Problem description
Check every line of the entries below for the word "designated", and copy the ones that have it.

Data items:
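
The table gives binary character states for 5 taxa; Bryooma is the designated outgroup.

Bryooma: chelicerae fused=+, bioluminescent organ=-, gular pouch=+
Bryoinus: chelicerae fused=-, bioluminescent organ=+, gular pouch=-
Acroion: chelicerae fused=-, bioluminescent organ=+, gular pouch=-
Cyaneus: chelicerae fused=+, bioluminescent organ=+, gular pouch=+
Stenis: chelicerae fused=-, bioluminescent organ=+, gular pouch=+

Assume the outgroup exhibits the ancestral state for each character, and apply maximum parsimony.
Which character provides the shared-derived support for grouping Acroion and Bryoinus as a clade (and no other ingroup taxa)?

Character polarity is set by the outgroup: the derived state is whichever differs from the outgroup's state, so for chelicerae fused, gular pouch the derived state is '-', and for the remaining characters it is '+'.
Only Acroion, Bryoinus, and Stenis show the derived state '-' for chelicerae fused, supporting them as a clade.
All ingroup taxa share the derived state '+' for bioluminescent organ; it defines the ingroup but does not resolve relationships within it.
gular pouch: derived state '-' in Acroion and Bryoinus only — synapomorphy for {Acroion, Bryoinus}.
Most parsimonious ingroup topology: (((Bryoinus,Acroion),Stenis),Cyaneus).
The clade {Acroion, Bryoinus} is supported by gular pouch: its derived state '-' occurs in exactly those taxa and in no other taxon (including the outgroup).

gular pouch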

---

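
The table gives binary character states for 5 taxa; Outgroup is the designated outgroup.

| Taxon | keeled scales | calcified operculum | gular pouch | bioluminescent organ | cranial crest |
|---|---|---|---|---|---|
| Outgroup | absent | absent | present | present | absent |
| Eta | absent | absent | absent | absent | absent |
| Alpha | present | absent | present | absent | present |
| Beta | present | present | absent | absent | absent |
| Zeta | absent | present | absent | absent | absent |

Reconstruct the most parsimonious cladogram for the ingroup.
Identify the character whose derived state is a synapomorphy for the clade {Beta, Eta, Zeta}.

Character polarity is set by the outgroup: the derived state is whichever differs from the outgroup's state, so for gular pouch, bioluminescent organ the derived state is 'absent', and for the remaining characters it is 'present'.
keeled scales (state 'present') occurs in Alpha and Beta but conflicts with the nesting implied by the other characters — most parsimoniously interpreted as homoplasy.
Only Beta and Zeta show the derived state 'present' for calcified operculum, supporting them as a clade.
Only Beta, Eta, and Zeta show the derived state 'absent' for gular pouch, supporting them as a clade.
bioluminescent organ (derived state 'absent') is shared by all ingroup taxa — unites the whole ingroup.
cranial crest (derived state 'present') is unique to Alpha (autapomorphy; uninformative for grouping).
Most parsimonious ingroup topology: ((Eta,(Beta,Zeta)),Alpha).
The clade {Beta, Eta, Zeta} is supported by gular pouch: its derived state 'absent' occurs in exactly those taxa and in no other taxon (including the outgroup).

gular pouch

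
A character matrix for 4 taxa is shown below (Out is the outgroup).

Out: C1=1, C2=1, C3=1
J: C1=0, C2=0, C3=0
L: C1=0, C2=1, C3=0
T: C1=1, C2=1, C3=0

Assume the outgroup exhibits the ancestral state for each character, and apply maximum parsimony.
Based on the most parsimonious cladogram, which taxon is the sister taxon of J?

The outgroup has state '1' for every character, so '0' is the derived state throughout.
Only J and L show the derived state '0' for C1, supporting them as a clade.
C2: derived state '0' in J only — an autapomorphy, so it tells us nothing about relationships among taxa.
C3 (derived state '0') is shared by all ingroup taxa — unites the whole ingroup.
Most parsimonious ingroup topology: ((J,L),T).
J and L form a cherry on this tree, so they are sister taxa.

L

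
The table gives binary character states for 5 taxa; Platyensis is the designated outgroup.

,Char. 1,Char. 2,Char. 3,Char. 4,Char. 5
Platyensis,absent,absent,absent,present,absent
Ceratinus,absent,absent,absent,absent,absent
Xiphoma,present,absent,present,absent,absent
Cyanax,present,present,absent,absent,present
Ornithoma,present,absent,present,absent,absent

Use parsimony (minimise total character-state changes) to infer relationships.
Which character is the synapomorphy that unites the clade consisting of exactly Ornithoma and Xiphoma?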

--

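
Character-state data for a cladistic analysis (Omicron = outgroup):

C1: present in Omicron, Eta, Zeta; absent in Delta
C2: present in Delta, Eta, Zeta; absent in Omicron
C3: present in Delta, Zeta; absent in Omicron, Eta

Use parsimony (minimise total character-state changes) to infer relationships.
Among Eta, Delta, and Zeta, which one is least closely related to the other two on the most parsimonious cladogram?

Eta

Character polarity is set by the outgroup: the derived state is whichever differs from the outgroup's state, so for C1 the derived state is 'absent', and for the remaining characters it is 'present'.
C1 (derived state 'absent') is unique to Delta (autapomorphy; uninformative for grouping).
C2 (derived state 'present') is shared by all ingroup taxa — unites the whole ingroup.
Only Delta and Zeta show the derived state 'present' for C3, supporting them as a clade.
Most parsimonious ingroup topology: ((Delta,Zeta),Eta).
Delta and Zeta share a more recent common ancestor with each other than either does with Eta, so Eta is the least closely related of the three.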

Exercise output
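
The table gives binary character states for 5 taxa; Bryooma is the designated outgroup.
The table gives binary character states for 5 taxa; Outgroup is the designated outgroup.
The table gives binary character states for 5 taxa; Platyensis is the designated outgroup.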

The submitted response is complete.